* [WHAT IS REQUIRED]: When a line of the entries contains "Books", please list that line.

* [MATERIAL FOR THIS EXERCISE]:

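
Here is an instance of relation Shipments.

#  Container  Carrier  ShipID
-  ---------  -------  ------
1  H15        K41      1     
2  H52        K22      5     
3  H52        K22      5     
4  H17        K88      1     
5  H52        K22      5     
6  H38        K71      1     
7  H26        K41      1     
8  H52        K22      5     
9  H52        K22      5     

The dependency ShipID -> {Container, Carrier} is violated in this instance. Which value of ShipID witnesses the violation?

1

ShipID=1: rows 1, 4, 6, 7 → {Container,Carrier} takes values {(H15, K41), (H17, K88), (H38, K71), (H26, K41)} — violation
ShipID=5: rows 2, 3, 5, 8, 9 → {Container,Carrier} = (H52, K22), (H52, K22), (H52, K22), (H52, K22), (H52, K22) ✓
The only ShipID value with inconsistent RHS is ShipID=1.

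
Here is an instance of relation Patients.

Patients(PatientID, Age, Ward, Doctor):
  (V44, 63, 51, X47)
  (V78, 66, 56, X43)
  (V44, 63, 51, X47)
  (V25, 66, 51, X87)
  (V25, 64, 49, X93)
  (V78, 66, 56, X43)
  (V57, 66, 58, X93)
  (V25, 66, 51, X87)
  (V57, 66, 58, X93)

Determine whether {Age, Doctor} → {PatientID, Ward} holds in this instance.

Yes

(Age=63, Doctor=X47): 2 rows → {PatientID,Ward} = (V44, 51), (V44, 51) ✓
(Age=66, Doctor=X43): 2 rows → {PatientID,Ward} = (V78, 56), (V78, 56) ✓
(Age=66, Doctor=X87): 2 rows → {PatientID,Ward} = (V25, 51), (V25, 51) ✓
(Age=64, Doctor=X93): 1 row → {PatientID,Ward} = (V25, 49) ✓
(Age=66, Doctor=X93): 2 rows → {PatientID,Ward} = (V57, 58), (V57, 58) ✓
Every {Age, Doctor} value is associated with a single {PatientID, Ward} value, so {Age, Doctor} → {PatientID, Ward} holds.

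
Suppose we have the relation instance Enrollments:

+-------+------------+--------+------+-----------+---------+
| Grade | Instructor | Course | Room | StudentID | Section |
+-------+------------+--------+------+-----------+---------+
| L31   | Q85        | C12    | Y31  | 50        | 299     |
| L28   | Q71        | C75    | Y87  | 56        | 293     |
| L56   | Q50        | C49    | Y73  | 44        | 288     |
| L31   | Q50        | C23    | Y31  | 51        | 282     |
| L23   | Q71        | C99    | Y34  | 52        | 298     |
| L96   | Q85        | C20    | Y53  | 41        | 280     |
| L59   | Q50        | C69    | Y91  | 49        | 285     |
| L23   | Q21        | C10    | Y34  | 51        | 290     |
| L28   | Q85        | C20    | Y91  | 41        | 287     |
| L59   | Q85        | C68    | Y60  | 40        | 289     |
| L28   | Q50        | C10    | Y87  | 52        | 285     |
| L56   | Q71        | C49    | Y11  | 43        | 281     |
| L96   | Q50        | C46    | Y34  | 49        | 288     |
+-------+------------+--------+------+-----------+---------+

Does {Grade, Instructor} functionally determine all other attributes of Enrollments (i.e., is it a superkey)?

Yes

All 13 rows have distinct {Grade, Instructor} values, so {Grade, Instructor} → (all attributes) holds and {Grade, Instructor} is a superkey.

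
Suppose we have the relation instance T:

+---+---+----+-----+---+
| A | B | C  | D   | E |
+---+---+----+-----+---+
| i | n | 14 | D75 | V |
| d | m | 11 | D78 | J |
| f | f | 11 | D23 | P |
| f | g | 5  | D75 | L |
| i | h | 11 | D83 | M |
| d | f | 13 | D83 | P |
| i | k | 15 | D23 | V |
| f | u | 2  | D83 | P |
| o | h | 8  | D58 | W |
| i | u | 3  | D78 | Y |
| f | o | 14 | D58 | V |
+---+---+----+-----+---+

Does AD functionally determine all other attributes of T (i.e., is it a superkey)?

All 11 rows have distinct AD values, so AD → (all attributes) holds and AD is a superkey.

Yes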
--
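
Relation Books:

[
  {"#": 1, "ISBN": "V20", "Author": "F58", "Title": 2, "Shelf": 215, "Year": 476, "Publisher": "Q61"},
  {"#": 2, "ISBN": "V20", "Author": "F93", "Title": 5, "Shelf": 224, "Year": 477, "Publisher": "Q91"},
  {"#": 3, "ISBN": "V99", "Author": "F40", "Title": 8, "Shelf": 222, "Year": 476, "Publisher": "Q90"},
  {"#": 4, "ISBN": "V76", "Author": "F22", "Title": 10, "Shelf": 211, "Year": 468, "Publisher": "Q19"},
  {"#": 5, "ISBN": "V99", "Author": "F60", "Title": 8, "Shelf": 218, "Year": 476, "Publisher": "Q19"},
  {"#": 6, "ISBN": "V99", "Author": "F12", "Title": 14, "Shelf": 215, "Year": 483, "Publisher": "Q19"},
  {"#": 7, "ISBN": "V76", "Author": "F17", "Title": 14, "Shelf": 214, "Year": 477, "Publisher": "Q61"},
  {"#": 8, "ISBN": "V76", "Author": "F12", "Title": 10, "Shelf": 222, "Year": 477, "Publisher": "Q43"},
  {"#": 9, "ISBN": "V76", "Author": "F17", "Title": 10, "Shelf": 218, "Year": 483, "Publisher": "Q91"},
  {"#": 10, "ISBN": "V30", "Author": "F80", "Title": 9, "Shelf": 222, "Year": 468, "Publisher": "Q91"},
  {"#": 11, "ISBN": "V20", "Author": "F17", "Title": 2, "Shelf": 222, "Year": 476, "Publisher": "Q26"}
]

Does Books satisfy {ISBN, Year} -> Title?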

* [COMPLETED TASK]:
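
Relation Books:
Does Books satisfy {ISBN, Year} -> Title?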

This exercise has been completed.